PROBLEM REQUIREMENTS
Write out the stretch of lines below that begins at the line with "((68 /4) /(-464" and ends at the line with "(1+5) * (-9)= -54", including both, exactly as given and nothing more.

PROVIDED INFORMATION
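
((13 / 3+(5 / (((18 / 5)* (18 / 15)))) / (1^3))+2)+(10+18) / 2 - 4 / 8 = 2267 / 108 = 20.99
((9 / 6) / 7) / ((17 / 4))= 6 / 119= 0.05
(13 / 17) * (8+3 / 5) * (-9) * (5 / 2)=-5031 / 34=-147.97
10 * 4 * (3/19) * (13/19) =1560/361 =4.32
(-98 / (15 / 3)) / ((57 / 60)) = -392 / 19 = -20.63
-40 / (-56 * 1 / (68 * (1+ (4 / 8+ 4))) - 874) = 3740 / 81733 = 0.05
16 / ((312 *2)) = 1 / 39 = 0.03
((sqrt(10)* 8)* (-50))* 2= -800* sqrt(10)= -2529.82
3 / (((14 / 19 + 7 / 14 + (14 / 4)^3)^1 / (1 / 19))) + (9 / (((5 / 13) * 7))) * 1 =10471 / 3129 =3.35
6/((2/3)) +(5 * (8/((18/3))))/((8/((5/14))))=781/84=9.30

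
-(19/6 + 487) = -490.17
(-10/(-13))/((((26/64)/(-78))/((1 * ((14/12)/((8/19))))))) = -5320/13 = -409.23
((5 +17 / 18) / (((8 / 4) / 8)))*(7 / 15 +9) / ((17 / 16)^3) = 124469248 / 663255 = 187.66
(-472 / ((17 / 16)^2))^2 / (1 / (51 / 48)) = 912523264 / 4913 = 185736.47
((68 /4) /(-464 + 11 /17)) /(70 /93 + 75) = -26877 /55493465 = -0.00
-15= -15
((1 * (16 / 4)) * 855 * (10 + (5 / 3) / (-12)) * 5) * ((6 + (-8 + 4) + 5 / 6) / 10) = 573325 / 12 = 47777.08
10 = 10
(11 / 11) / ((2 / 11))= 11 / 2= 5.50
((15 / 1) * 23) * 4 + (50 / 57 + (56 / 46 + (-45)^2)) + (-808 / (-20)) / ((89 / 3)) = 1988476411 / 583395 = 3408.46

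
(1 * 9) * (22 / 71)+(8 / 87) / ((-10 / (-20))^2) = 3.16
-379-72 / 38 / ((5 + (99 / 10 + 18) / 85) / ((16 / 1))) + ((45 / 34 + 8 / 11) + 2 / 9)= -382.42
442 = 442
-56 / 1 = -56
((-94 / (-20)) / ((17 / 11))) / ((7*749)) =0.00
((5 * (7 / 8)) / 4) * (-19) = -665 / 32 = -20.78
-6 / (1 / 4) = -24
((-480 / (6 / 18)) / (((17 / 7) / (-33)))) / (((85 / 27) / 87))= 156274272 / 289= 540741.43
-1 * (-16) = 16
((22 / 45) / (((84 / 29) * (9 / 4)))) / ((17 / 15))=638 / 9639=0.07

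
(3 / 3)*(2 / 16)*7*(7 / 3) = 49 / 24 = 2.04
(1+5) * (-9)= -54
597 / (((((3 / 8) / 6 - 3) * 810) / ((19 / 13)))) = -30248 / 82485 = -0.37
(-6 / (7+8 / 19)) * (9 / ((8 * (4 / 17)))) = -2907 / 752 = -3.87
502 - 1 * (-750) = 1252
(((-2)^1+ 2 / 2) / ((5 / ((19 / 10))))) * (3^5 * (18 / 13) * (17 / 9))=-78489 / 325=-241.50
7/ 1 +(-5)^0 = 8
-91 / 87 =-1.05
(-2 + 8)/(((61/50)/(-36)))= -10800/61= -177.05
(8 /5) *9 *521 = 37512 /5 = 7502.40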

RESPONSE BOX
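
((68 /4) /(-464 + 11 /17)) /(70 /93 + 75) = -26877 /55493465 = -0.00
-15= -15
((1 * (16 / 4)) * 855 * (10 + (5 / 3) / (-12)) * 5) * ((6 + (-8 + 4) + 5 / 6) / 10) = 573325 / 12 = 47777.08
10 = 10
(11 / 11) / ((2 / 11))= 11 / 2= 5.50
((15 / 1) * 23) * 4 + (50 / 57 + (56 / 46 + (-45)^2)) + (-808 / (-20)) / ((89 / 3)) = 1988476411 / 583395 = 3408.46

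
(1 * 9) * (22 / 71)+(8 / 87) / ((-10 / (-20))^2) = 3.16
-379-72 / 38 / ((5 + (99 / 10 + 18) / 85) / ((16 / 1))) + ((45 / 34 + 8 / 11) + 2 / 9)= -382.42
442 = 442
-56 / 1 = -56
((-94 / (-20)) / ((17 / 11))) / ((7*749)) =0.00
((5 * (7 / 8)) / 4) * (-19) = -665 / 32 = -20.78
-6 / (1 / 4) = -24
((-480 / (6 / 18)) / (((17 / 7) / (-33)))) / (((85 / 27) / 87))= 156274272 / 289= 540741.43
-1 * (-16) = 16
((22 / 45) / (((84 / 29) * (9 / 4)))) / ((17 / 15))=638 / 9639=0.07

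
(3 / 3)*(2 / 16)*7*(7 / 3) = 49 / 24 = 2.04
(1+5) * (-9)= -54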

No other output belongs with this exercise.